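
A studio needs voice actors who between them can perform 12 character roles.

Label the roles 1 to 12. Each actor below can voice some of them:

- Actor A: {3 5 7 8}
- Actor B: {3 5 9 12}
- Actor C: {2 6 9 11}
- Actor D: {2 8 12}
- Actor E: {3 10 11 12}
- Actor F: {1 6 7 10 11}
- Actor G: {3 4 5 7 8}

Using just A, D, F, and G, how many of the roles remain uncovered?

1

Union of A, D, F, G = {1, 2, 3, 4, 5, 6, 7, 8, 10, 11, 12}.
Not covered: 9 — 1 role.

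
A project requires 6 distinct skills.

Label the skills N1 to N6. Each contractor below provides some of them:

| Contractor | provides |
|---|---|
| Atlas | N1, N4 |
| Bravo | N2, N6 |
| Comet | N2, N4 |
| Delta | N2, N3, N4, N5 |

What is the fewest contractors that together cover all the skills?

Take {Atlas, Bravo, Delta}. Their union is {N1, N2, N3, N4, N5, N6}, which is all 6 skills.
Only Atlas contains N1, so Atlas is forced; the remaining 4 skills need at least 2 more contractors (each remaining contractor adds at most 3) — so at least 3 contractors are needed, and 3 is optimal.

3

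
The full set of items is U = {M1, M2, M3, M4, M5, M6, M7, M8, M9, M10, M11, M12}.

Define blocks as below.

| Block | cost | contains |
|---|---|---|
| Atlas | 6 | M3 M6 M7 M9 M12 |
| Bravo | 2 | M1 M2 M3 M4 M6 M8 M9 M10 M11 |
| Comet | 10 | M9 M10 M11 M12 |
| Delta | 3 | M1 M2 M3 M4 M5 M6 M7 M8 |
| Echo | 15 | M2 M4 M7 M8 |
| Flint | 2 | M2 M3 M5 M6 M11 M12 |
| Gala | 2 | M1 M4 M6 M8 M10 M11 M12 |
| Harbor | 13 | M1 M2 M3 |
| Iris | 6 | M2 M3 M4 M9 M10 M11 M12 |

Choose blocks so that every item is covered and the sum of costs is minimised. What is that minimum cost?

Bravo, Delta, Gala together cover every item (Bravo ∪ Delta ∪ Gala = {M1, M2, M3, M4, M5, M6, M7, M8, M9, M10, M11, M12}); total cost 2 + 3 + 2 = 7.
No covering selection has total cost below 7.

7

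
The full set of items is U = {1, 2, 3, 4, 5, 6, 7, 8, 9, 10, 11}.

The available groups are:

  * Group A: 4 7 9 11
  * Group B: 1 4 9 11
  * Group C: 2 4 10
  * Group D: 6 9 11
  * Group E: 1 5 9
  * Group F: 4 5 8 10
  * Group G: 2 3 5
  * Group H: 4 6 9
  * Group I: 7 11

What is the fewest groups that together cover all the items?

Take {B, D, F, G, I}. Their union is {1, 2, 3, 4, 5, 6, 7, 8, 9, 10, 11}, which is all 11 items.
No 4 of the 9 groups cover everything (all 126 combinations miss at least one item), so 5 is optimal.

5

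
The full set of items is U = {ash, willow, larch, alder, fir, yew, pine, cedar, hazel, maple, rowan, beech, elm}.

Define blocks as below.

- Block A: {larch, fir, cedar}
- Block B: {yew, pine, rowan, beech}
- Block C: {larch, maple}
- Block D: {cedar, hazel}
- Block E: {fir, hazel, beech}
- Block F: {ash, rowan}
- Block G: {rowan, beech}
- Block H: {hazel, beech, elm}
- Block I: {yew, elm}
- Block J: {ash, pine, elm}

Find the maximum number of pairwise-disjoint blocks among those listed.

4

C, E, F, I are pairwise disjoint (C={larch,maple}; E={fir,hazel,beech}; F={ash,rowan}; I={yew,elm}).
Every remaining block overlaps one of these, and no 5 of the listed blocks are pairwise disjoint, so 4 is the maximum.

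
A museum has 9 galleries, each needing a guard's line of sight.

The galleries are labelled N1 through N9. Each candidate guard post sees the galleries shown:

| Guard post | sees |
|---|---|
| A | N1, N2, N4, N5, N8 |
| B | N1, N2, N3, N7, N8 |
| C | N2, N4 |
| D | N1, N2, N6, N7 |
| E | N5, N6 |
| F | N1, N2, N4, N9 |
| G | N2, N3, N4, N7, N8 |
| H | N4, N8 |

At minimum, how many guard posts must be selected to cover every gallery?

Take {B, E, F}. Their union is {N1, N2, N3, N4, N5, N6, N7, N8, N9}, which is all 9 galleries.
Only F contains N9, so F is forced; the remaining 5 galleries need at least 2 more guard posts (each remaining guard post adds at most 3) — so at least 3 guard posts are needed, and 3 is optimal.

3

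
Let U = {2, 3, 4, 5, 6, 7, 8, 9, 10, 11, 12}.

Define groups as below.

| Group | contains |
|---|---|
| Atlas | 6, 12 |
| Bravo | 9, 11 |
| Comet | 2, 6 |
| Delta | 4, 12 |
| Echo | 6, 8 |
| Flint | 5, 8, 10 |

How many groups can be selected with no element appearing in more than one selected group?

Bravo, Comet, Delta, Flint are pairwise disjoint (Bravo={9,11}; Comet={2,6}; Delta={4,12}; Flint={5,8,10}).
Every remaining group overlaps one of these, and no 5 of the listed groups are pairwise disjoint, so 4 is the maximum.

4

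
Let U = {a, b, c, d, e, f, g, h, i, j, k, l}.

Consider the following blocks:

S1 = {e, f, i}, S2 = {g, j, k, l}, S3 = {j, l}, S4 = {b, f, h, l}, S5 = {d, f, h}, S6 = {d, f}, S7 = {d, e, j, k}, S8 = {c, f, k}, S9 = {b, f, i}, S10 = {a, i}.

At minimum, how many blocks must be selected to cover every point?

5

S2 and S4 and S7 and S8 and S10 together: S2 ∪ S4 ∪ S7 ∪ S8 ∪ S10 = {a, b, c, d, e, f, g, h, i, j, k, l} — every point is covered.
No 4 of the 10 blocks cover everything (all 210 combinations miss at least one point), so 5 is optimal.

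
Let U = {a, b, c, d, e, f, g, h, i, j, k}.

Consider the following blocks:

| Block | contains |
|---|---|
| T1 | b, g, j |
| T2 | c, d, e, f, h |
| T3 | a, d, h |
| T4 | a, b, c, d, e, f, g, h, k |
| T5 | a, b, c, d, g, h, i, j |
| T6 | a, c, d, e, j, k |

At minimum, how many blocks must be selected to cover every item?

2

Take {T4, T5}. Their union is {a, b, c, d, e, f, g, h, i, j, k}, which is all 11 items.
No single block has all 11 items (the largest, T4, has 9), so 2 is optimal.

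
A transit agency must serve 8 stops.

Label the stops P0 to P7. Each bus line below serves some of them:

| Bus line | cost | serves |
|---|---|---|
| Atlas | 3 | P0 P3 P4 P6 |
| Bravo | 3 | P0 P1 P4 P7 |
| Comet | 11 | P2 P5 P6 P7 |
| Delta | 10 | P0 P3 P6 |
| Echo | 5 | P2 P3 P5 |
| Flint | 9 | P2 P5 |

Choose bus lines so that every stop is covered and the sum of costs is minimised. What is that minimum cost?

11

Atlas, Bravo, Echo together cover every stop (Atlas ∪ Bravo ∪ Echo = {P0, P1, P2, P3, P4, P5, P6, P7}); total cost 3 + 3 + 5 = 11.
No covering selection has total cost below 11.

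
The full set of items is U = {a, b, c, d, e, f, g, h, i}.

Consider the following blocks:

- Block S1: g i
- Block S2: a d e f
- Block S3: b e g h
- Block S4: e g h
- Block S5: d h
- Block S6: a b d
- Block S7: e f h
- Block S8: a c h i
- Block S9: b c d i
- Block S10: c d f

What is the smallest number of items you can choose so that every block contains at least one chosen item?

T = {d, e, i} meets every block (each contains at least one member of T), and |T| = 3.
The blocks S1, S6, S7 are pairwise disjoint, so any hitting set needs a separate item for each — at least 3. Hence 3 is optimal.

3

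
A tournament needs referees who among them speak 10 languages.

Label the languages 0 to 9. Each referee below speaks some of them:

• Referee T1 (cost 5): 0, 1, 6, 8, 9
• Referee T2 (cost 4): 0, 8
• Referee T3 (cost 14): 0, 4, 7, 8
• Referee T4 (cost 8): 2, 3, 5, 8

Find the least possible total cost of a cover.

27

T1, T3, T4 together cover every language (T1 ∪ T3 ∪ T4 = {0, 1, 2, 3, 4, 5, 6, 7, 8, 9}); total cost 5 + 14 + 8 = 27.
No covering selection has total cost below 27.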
· · · ·
Exercise requirements: Everything from the line containing "A tournament needs" through the end of the entries above should be retyped exactly, and nothing else.

Response to this exercise:
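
A tournament needs referees who among them speak 10 languages.

Label the languages 0 to 9. Each referee below speaks some of them:

• Referee T1 (cost 5): 0, 1, 6, 8, 9
• Referee T2 (cost 4): 0, 8
• Referee T3 (cost 14): 0, 4, 7, 8
• Referee T4 (cost 8): 2, 3, 5, 8

Find the least possible total cost of a cover.

27

T1, T3, T4 together cover every language (T1 ∪ T3 ∪ T4 = {0, 1, 2, 3, 4, 5, 6, 7, 8, 9}); total cost 5 + 14 + 8 = 27.
No covering selection has total cost below 27.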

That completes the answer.